Goal of the exercise |
Let the line containing "gobbodugb: goibbbodugb" serve as the first line of the answer and the final line of the entries as its last, with every line between copied exactly.

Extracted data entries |
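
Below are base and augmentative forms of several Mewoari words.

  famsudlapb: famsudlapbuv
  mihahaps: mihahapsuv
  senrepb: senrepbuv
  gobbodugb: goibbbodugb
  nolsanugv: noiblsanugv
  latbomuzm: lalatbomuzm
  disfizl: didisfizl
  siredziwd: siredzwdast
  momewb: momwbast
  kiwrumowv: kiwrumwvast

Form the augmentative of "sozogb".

soibzogb

famsudlapb and gobbodugb both end in -b yet inflect differently (famsudlapbuv, goibbbodugb), so the final letter is not what conditions the rule; the second-to-last letter is.
"sozogb" has second-to-last letter 'g'. The stems whose second-to-last letter is 'g' (gobbodugb → goibbbodugb, nolsanugv → noiblsanugv) insert -ib- after the first vowel.
The other patterns: stems whose second-to-last letter is 'p' add -uv; stems whose second-to-last letter is 'z' repeat the first consonant+vowel as a prefix; stems whose second-to-last letter is 'w' delete the last vowel and add -ast.
So sozogb → soibzogb.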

Reply |
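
  gobbodugb: goibbbodugb
  nolsanugv: noiblsanugv
  latbomuzm: lalatbomuzm
  disfizl: didisfizl
  siredziwd: siredzwdast
  momewb: momwbast
  kiwrumowv: kiwrumwvast

Form the augmentative of "sozogb".

soibzogb

famsudlapb and gobbodugb both end in -b yet inflect differently (famsudlapbuv, goibbbodugb), so the final letter is not what conditions the rule; the second-to-last letter is.
"sozogb" has second-to-last letter 'g'. The stems whose second-to-last letter is 'g' (gobbodugb → goibbbodugb, nolsanugv → noiblsanugv) insert -ib- after the first vowel.
The other patterns: stems whose second-to-last letter is 'p' add -uv; stems whose second-to-last letter is 'z' repeat the first consonant+vowel as a prefix; stems whose second-to-last letter is 'w' delete the last vowel and add -ast.
So sozogb → soibzogb.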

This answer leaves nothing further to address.